### Work to be completed
Since only part of the material is needed, please repeat exactly the line that includes "100 * (total_free_bytes" and every line after it, up to the last.

### Entries provided
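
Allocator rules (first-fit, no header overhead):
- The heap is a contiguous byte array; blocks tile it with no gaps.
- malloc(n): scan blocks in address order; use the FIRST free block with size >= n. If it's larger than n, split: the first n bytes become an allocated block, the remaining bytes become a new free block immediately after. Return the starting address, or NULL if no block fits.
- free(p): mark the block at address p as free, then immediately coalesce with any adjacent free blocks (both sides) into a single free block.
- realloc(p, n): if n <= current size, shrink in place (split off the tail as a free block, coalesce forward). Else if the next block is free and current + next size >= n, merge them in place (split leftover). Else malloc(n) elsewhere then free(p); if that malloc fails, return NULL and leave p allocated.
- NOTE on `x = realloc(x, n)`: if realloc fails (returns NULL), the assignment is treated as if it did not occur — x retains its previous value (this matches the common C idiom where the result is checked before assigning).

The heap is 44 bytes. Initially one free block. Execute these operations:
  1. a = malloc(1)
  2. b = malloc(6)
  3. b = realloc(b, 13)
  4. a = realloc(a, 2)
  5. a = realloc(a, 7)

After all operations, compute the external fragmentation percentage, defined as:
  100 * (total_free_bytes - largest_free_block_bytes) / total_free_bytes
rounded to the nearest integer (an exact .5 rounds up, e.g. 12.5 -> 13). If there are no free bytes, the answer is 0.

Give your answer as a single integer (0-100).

Answer: 4

Derivation:
Op 1: a = malloc(1) -> a = 0; heap: [0-0 ALLOC][1-43 FREE]
Op 2: b = malloc(6) -> b = 1; heap: [0-0 ALLOC][1-6 ALLOC][7-43 FREE]
Op 3: b = realloc(b, 13) -> b = 1; heap: [0-0 ALLOC][1-13 ALLOC][14-43 FREE]
Op 4: a = realloc(a, 2) -> a = 14; heap: [0-0 FREE][1-13 ALLOC][14-15 ALLOC][16-43 FREE]
Op 5: a = realloc(a, 7) -> a = 14; heap: [0-0 FREE][1-13 ALLOC][14-20 ALLOC][21-43 FREE]
Free blocks: [1 23] total_free=24 largest=23 -> 100*(24-23)/24 = 100/24 ≈ 4.167 -> rounds to 4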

### Written reply
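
  100 * (total_free_bytes - largest_free_block_bytes) / total_free_bytes
rounded to the nearest integer (an exact .5 rounds up, e.g. 12.5 -> 13). If there are no free bytes, the answer is 0.

Give your answer as a single integer (0-100).

Answer: 4

Derivation:
Op 1: a = malloc(1) -> a = 0; heap: [0-0 ALLOC][1-43 FREE]
Op 2: b = malloc(6) -> b = 1; heap: [0-0 ALLOC][1-6 ALLOC][7-43 FREE]
Op 3: b = realloc(b, 13) -> b = 1; heap: [0-0 ALLOC][1-13 ALLOC][14-43 FREE]
Op 4: a = realloc(a, 2) -> a = 14; heap: [0-0 FREE][1-13 ALLOC][14-15 ALLOC][16-43 FREE]
Op 5: a = realloc(a, 7) -> a = 14; heap: [0-0 FREE][1-13 ALLOC][14-20 ALLOC][21-43 FREE]
Free blocks: [1 23] total_free=24 largest=23 -> 100*(24-23)/24 = 100/24 ≈ 4.167 -> rounds to 4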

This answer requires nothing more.